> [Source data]
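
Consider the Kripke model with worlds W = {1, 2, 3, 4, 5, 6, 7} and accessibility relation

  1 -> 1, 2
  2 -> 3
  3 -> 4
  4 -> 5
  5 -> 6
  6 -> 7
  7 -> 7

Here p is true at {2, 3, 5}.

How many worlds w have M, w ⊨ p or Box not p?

1: p is F, Box not p is F. ✗
2: p is T, Box not p is F. ✓
3: p is T, Box not p is T. ✓
4: p is F, Box not p is F. ✗
5: p is T, Box not p is T. ✓
6: p is F, Box not p is T. ✓
7: p is F, Box not p is T. ✓
Satisfying worlds: {2, 3, 5, 6, 7}.

5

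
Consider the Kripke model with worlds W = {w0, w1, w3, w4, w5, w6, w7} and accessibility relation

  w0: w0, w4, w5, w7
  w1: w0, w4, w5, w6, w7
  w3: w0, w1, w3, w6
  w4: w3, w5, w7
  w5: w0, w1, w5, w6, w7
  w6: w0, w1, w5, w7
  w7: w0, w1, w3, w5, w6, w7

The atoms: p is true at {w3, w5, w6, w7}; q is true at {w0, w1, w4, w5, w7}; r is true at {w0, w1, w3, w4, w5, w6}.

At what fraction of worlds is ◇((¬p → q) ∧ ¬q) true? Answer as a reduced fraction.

w0: successors {w0, w4, w5, w7}; (¬p → q) ∧ ¬q there: w0:F, w4:F, w5:F, w7:F. ✗
w1: successors {w0, w4, w5, w6, w7}; (¬p → q) ∧ ¬q there: w0:F, w4:F, w5:F, w6:T, w7:F. ✓
w3: successors {w0, w1, w3, w6}; (¬p → q) ∧ ¬q there: w0:F, w1:F, w3:T, w6:T. ✓
w4: successors {w3, w5, w7}; (¬p → q) ∧ ¬q there: w3:T, w5:F, w7:F. ✓
w5: successors {w0, w1, w5, w6, w7}; (¬p → q) ∧ ¬q there: w0:F, w1:F, w5:F, w6:T, w7:F. ✓
w6: successors {w0, w1, w5, w7}; (¬p → q) ∧ ¬q there: w0:F, w1:F, w5:F, w7:F. ✗
w7: successors {w0, w1, w3, w5, w6, w7}; (¬p → q) ∧ ¬q there: w0:F, w1:F, w3:T, w5:F, w6:T, w7:F. ✓
That's 5 of 7 worlds, so 5/7.

5/7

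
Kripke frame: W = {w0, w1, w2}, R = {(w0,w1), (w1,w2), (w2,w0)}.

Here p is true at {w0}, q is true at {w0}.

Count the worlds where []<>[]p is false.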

> [Instructions for the task]
An exact restatement of all the entries above is needed.

> [Response to this task]
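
Consider the Kripke model with worlds W = {1, 2, 3, 4, 5, 6, 7} and accessibility relation

  1 -> 1, 2
  2 -> 3
  3 -> 4
  4 -> 5
  5 -> 6
  6 -> 7
  7 -> 7

Here p is true at {2, 3, 5}.

How many worlds w have M, w ⊨ p or Box not p?

1: p is F, Box not p is F. ✗
2: p is T, Box not p is F. ✓
3: p is T, Box not p is T. ✓
4: p is F, Box not p is F. ✗
5: p is T, Box not p is T. ✓
6: p is F, Box not p is T. ✓
7: p is F, Box not p is T. ✓
Satisfying worlds: {2, 3, 5, 6, 7}.

5

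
Consider the Kripke model with worlds W = {w0, w1, w3, w4, w5, w6, w7} and accessibility relation

  w0: w0, w4, w5, w7
  w1: w0, w4, w5, w6, w7
  w3: w0, w1, w3, w6
  w4: w3, w5, w7
  w5: w0, w1, w5, w6, w7
  w6: w0, w1, w5, w7
  w7: w0, w1, w3, w5, w6, w7

The atoms: p is true at {w3, w5, w6, w7}; q is true at {w0, w1, w4, w5, w7}; r is true at {w0, w1, w3, w4, w5, w6}.

At what fraction of worlds is ◇((¬p → q) ∧ ¬q) true? Answer as a reduced fraction.

w0: successors {w0, w4, w5, w7}; (¬p → q) ∧ ¬q there: w0:F, w4:F, w5:F, w7:F. ✗
w1: successors {w0, w4, w5, w6, w7}; (¬p → q) ∧ ¬q there: w0:F, w4:F, w5:F, w6:T, w7:F. ✓
w3: successors {w0, w1, w3, w6}; (¬p → q) ∧ ¬q there: w0:F, w1:F, w3:T, w6:T. ✓
w4: successors {w3, w5, w7}; (¬p → q) ∧ ¬q there: w3:T, w5:F, w7:F. ✓
w5: successors {w0, w1, w5, w6, w7}; (¬p → q) ∧ ¬q there: w0:F, w1:F, w5:F, w6:T, w7:F. ✓
w6: successors {w0, w1, w5, w7}; (¬p → q) ∧ ¬q there: w0:F, w1:F, w5:F, w7:F. ✗
w7: successors {w0, w1, w3, w5, w6, w7}; (¬p → q) ∧ ¬q there: w0:F, w1:F, w3:T, w5:F, w6:T, w7:F. ✓
That's 5 of 7 worlds, so 5/7.

5/7

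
Kripke frame: W = {w0, w1, w2}, R = {(w0,w1), (w1,w2), (w2,w0)}.

Here p is true at {w0}, q is true at {w0}.

Count the worlds where []<>[]p is false.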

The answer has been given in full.